▸ **RECORDS FOR THIS TASK**:
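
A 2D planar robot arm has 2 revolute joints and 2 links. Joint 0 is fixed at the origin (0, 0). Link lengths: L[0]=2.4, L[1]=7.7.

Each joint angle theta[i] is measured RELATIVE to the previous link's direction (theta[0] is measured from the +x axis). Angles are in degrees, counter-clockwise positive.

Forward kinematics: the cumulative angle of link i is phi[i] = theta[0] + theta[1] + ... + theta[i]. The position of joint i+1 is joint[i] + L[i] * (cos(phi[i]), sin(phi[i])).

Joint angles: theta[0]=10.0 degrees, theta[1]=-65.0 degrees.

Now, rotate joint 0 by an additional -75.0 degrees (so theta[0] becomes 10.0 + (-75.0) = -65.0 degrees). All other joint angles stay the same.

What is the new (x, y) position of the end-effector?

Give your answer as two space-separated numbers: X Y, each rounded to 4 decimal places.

joint[0] = (0.0000, 0.0000)  (base)
link 0: phi[0] = -65 = -65 deg
  cos(-65 deg) = 0.4226, sin(-65 deg) = -0.9063
  joint[1] = (0.0000, 0.0000) + 2.4 * (0.4226, -0.9063) = (0.0000 + 1.0143, 0.0000 + -2.1751) = (1.0143, -2.1751)
link 1: phi[1] = -65 + -65 = -130 deg
  cos(-130 deg) = -0.6428, sin(-130 deg) = -0.7660
  joint[2] = (1.0143, -2.1751) + 7.7 * (-0.6428, -0.7660) = (1.0143 + -4.9495, -2.1751 + -5.8985) = (-3.9352, -8.0737)
End effector: (-3.9352, -8.0737)

Answer: -3.9352 -8.0737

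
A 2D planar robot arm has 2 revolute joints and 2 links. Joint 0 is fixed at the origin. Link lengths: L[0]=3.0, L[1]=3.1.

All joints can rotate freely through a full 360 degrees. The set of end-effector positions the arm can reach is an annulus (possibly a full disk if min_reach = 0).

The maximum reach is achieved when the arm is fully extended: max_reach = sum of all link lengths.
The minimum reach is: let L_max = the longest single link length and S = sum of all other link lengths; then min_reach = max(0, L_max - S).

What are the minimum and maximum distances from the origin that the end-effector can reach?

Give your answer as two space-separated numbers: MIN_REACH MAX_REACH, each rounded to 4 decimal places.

Answer: 0.1000 6.1000

Derivation:
Link lengths: [3.0, 3.1]
max_reach = 3 + 3.1 = 6.1
L_max = max([3.0, 3.1]) = 3.1
S (sum of others) = 6.1 - 3.1 = 3
min_reach = max(0, 3.1 - 3) = max(0, 0.1) = 0.1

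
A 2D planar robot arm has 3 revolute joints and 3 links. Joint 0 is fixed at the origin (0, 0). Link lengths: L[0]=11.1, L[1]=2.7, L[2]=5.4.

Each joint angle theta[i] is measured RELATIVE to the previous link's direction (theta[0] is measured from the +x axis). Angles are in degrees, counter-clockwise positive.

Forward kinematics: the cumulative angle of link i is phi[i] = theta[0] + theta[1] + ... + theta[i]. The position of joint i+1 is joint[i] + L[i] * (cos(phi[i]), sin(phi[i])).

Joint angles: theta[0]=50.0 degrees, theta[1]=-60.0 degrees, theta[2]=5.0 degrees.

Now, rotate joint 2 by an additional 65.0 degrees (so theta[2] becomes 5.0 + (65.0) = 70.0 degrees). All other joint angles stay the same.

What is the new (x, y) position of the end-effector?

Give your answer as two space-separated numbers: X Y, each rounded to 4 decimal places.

joint[0] = (0.0000, 0.0000)  (base)
link 0: phi[0] = 50 = 50 deg
  cos(50 deg) = 0.6428, sin(50 deg) = 0.7660
  joint[1] = (0.0000, 0.0000) + 11.1 * (0.6428, 0.7660) = (0.0000 + 7.1349, 0.0000 + 8.5031) = (7.1349, 8.5031)
link 1: phi[1] = 50 + -60 = -10 deg
  cos(-10 deg) = 0.9848, sin(-10 deg) = -0.1736
  joint[2] = (7.1349, 8.5031) + 2.7 * (0.9848, -0.1736) = (7.1349 + 2.6590, 8.5031 + -0.4689) = (9.7939, 8.0342)
link 2: phi[2] = 50 + -60 + 70 = 60 deg
  cos(60 deg) = 0.5000, sin(60 deg) = 0.8660
  joint[3] = (9.7939, 8.0342) + 5.4 * (0.5000, 0.8660) = (9.7939 + 2.7000, 8.0342 + 4.6765) = (12.4939, 12.7108)
End effector: (12.4939, 12.7108)

Answer: 12.4939 12.7108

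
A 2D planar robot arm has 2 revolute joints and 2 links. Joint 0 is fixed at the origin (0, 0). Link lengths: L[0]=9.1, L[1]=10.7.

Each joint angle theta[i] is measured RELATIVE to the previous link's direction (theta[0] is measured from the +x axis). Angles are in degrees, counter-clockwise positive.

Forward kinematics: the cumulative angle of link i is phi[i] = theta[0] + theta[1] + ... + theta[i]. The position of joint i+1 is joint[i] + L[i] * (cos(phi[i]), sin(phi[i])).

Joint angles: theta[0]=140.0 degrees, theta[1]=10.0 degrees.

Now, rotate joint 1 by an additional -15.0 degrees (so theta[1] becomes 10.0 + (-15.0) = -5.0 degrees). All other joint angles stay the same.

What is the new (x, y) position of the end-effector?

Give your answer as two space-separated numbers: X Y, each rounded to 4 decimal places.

joint[0] = (0.0000, 0.0000)  (base)
link 0: phi[0] = 140 = 140 deg
  cos(140 deg) = -0.7660, sin(140 deg) = 0.6428
  joint[1] = (0.0000, 0.0000) + 9.1 * (-0.7660, 0.6428) = (0.0000 + -6.9710, 0.0000 + 5.8494) = (-6.9710, 5.8494)
link 1: phi[1] = 140 + -5 = 135 deg
  cos(135 deg) = -0.7071, sin(135 deg) = 0.7071
  joint[2] = (-6.9710, 5.8494) + 10.7 * (-0.7071, 0.7071) = (-6.9710 + -7.5660, 5.8494 + 7.5660) = (-14.5370, 13.4154)
End effector: (-14.5370, 13.4154)

Answer: -14.5370 13.4154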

▸ **REQUIRED ACTION**: Copy out the whole listing exactly.

▸ **YOUR RESPONSE**:
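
A 2D planar robot arm has 2 revolute joints and 2 links. Joint 0 is fixed at the origin (0, 0). Link lengths: L[0]=2.4, L[1]=7.7.

Each joint angle theta[i] is measured RELATIVE to the previous link's direction (theta[0] is measured from the +x axis). Angles are in degrees, counter-clockwise positive.

Forward kinematics: the cumulative angle of link i is phi[i] = theta[0] + theta[1] + ... + theta[i]. The position of joint i+1 is joint[i] + L[i] * (cos(phi[i]), sin(phi[i])).

Joint angles: theta[0]=10.0 degrees, theta[1]=-65.0 degrees.

Now, rotate joint 0 by an additional -75.0 degrees (so theta[0] becomes 10.0 + (-75.0) = -65.0 degrees). All other joint angles stay the same.

What is the new (x, y) position of the end-effector?

Give your answer as two space-separated numbers: X Y, each rounded to 4 decimal places.

joint[0] = (0.0000, 0.0000)  (base)
link 0: phi[0] = -65 = -65 deg
  cos(-65 deg) = 0.4226, sin(-65 deg) = -0.9063
  joint[1] = (0.0000, 0.0000) + 2.4 * (0.4226, -0.9063) = (0.0000 + 1.0143, 0.0000 + -2.1751) = (1.0143, -2.1751)
link 1: phi[1] = -65 + -65 = -130 deg
  cos(-130 deg) = -0.6428, sin(-130 deg) = -0.7660
  joint[2] = (1.0143, -2.1751) + 7.7 * (-0.6428, -0.7660) = (1.0143 + -4.9495, -2.1751 + -5.8985) = (-3.9352, -8.0737)
End effector: (-3.9352, -8.0737)

Answer: -3.9352 -8.0737

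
A 2D planar robot arm has 2 revolute joints and 2 links. Joint 0 is fixed at the origin. Link lengths: L[0]=3.0, L[1]=3.1.

All joints can rotate freely through a full 360 degrees. The set of end-effector positions the arm can reach is an annulus (possibly a full disk if min_reach = 0).

The maximum reach is achieved when the arm is fully extended: max_reach = sum of all link lengths.
The minimum reach is: let L_max = the longest single link length and S = sum of all other link lengths; then min_reach = max(0, L_max - S).

What are the minimum and maximum distances from the origin that the end-effector can reach?

Give your answer as two space-separated numbers: MIN_REACH MAX_REACH, each rounded to 4 decimal places.

Answer: 0.1000 6.1000

Derivation:
Link lengths: [3.0, 3.1]
max_reach = 3 + 3.1 = 6.1
L_max = max([3.0, 3.1]) = 3.1
S (sum of others) = 6.1 - 3.1 = 3
min_reach = max(0, 3.1 - 3) = max(0, 0.1) = 0.1

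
A 2D planar robot arm has 3 revolute joints and 3 links. Joint 0 is fixed at the origin (0, 0). Link lengths: L[0]=11.1, L[1]=2.7, L[2]=5.4.

Each joint angle theta[i] is measured RELATIVE to the previous link's direction (theta[0] is measured from the +x axis). Angles are in degrees, counter-clockwise positive.

Forward kinematics: the cumulative angle of link i is phi[i] = theta[0] + theta[1] + ... + theta[i]. The position of joint i+1 is joint[i] + L[i] * (cos(phi[i]), sin(phi[i])).

Joint angles: theta[0]=50.0 degrees, theta[1]=-60.0 degrees, theta[2]=5.0 degrees.

Now, rotate joint 2 by an additional 65.0 degrees (so theta[2] becomes 5.0 + (65.0) = 70.0 degrees). All other joint angles stay the same.

What is the new (x, y) position of the end-effector?

Give your answer as two space-separated numbers: X Y, each rounded to 4 decimal places.

joint[0] = (0.0000, 0.0000)  (base)
link 0: phi[0] = 50 = 50 deg
  cos(50 deg) = 0.6428, sin(50 deg) = 0.7660
  joint[1] = (0.0000, 0.0000) + 11.1 * (0.6428, 0.7660) = (0.0000 + 7.1349, 0.0000 + 8.5031) = (7.1349, 8.5031)
link 1: phi[1] = 50 + -60 = -10 deg
  cos(-10 deg) = 0.9848, sin(-10 deg) = -0.1736
  joint[2] = (7.1349, 8.5031) + 2.7 * (0.9848, -0.1736) = (7.1349 + 2.6590, 8.5031 + -0.4689) = (9.7939, 8.0342)
link 2: phi[2] = 50 + -60 + 70 = 60 deg
  cos(60 deg) = 0.5000, sin(60 deg) = 0.8660
  joint[3] = (9.7939, 8.0342) + 5.4 * (0.5000, 0.8660) = (9.7939 + 2.7000, 8.0342 + 4.6765) = (12.4939, 12.7108)
End effector: (12.4939, 12.7108)

Answer: 12.4939 12.7108

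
A 2D planar robot arm has 2 revolute joints and 2 links. Joint 0 is fixed at the origin (0, 0). Link lengths: L[0]=9.1, L[1]=10.7.

Each joint angle theta[i] is measured RELATIVE to the previous link's direction (theta[0] is measured from the +x axis). Angles are in degrees, counter-clockwise positive.

Forward kinematics: the cumulative angle of link i is phi[i] = theta[0] + theta[1] + ... + theta[i]. The position of joint i+1 is joint[i] + L[i] * (cos(phi[i]), sin(phi[i])).

Joint angles: theta[0]=140.0 degrees, theta[1]=10.0 degrees.

Now, rotate joint 1 by an additional -15.0 degrees (so theta[1] becomes 10.0 + (-15.0) = -5.0 degrees). All other joint angles stay the same.

What is the new (x, y) position of the end-effector?

Give your answer as two space-separated numbers: X Y, each rounded to 4 decimal places.

joint[0] = (0.0000, 0.0000)  (base)
link 0: phi[0] = 140 = 140 deg
  cos(140 deg) = -0.7660, sin(140 deg) = 0.6428
  joint[1] = (0.0000, 0.0000) + 9.1 * (-0.7660, 0.6428) = (0.0000 + -6.9710, 0.0000 + 5.8494) = (-6.9710, 5.8494)
link 1: phi[1] = 140 + -5 = 135 deg
  cos(135 deg) = -0.7071, sin(135 deg) = 0.7071
  joint[2] = (-6.9710, 5.8494) + 10.7 * (-0.7071, 0.7071) = (-6.9710 + -7.5660, 5.8494 + 7.5660) = (-14.5370, 13.4154)
End effector: (-14.5370, 13.4154)

Answer: -14.5370 13.4154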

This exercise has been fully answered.